* _What the exercise asks_
Scan the records below for the line with "n1.1 is a MIN" and the line with "Determine the minimax value of root.". Repeat those two lines and every line between them exactly, and nothing else.

* _Data records_

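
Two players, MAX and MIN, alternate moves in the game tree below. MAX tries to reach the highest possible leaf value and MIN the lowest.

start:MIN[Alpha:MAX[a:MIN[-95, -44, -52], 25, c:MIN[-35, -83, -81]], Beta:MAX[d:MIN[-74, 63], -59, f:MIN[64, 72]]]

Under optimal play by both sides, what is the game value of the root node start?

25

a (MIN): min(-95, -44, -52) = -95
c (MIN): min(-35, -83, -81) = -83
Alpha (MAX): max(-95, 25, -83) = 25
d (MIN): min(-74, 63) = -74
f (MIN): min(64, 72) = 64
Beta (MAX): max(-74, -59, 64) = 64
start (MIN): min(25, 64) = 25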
---
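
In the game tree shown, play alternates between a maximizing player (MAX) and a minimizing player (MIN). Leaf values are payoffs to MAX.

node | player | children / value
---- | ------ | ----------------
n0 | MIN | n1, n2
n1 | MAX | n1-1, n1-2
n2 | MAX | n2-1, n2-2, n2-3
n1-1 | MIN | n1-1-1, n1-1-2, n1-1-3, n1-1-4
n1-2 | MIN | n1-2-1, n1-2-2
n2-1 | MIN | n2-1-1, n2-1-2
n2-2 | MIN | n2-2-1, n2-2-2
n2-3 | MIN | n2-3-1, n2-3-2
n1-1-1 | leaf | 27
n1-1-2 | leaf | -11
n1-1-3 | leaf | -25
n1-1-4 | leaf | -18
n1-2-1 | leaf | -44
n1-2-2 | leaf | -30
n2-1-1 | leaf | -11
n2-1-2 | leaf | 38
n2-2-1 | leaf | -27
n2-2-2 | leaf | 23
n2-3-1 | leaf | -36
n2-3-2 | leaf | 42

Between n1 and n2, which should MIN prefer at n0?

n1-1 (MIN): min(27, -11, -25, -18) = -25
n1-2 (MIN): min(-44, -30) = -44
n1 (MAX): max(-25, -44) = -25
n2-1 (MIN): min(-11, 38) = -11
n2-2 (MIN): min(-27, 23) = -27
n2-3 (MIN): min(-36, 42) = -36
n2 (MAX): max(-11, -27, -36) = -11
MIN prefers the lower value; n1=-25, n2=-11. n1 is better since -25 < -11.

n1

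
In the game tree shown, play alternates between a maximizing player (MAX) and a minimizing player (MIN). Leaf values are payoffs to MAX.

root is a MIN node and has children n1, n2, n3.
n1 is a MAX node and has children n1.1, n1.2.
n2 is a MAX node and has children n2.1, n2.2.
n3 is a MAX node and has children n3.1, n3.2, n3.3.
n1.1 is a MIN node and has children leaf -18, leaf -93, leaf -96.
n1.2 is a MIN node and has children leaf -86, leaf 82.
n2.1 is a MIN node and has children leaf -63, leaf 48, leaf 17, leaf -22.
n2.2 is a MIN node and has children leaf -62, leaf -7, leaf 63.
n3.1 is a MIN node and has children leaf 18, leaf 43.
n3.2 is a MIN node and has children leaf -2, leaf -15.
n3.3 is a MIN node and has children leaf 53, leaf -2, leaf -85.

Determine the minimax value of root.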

* _Result of the task_
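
n1.1 is a MIN node and has children leaf -18, leaf -93, leaf -96.
n1.2 is a MIN node and has children leaf -86, leaf 82.
n2.1 is a MIN node and has children leaf -63, leaf 48, leaf 17, leaf -22.
n2.2 is a MIN node and has children leaf -62, leaf -7, leaf 63.
n3.1 is a MIN node and has children leaf 18, leaf 43.
n3.2 is a MIN node and has children leaf -2, leaf -15.
n3.3 is a MIN node and has children leaf 53, leaf -2, leaf -85.

Determine the minimax value of root.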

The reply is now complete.